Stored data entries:
********************

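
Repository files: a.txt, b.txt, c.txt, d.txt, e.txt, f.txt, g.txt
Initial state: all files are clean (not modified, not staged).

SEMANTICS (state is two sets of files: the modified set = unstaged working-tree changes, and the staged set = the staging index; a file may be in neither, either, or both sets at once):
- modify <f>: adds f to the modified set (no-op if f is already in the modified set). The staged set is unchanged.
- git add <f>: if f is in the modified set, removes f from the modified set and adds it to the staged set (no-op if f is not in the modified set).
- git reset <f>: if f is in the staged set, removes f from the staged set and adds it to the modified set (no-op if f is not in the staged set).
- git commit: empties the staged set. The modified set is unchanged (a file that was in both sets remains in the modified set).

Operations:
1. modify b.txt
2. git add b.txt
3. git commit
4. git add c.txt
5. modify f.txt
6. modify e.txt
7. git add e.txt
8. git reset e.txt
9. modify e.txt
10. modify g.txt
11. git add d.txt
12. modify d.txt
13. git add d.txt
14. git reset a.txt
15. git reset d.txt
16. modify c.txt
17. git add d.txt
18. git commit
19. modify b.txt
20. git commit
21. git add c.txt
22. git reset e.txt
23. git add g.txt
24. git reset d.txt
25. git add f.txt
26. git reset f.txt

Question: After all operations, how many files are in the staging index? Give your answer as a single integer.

Answer: 2

Derivation:
After op 1 (modify b.txt): modified={b.txt} staged={none}
After op 2 (git add b.txt): modified={none} staged={b.txt}
After op 3 (git commit): modified={none} staged={none}
After op 4 (git add c.txt): modified={none} staged={none}
After op 5 (modify f.txt): modified={f.txt} staged={none}
After op 6 (modify e.txt): modified={e.txt, f.txt} staged={none}
After op 7 (git add e.txt): modified={f.txt} staged={e.txt}
After op 8 (git reset e.txt): modified={e.txt, f.txt} staged={none}
After op 9 (modify e.txt): modified={e.txt, f.txt} staged={none}
After op 10 (modify g.txt): modified={e.txt, f.txt, g.txt} staged={none}
After op 11 (git add d.txt): modified={e.txt, f.txt, g.txt} staged={none}
After op 12 (modify d.txt): modified={d.txt, e.txt, f.txt, g.txt} staged={none}
After op 13 (git add d.txt): modified={e.txt, f.txt, g.txt} staged={d.txt}
After op 14 (git reset a.txt): modified={e.txt, f.txt, g.txt} staged={d.txt}
After op 15 (git reset d.txt): modified={d.txt, e.txt, f.txt, g.txt} staged={none}
After op 16 (modify c.txt): modified={c.txt, d.txt, e.txt, f.txt, g.txt} staged={none}
After op 17 (git add d.txt): modified={c.txt, e.txt, f.txt, g.txt} staged={d.txt}
After op 18 (git commit): modified={c.txt, e.txt, f.txt, g.txt} staged={none}
After op 19 (modify b.txt): modified={b.txt, c.txt, e.txt, f.txt, g.txt} staged={none}
After op 20 (git commit): modified={b.txt, c.txt, e.txt, f.txt, g.txt} staged={none}
After op 21 (git add c.txt): modified={b.txt, e.txt, f.txt, g.txt} staged={c.txt}
After op 22 (git reset e.txt): modified={b.txt, e.txt, f.txt, g.txt} staged={c.txt}
After op 23 (git add g.txt): modified={b.txt, e.txt, f.txt} staged={c.txt, g.txt}
After op 24 (git reset d.txt): modified={b.txt, e.txt, f.txt} staged={c.txt, g.txt}
After op 25 (git add f.txt): modified={b.txt, e.txt} staged={c.txt, f.txt, g.txt}
After op 26 (git reset f.txt): modified={b.txt, e.txt, f.txt} staged={c.txt, g.txt}
Final staged set: {c.txt, g.txt} -> count=2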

********************

Please transcribe exactly the lines above from the line that has "22. git reset e.txt" up to and including the line that has "26. git reset f.txt"; no other line belongs in the answer.

### SOLUTION TO THE EXERCISE
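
22. git reset e.txt
23. git add g.txt
24. git reset d.txt
25. git add f.txt
26. git reset f.txt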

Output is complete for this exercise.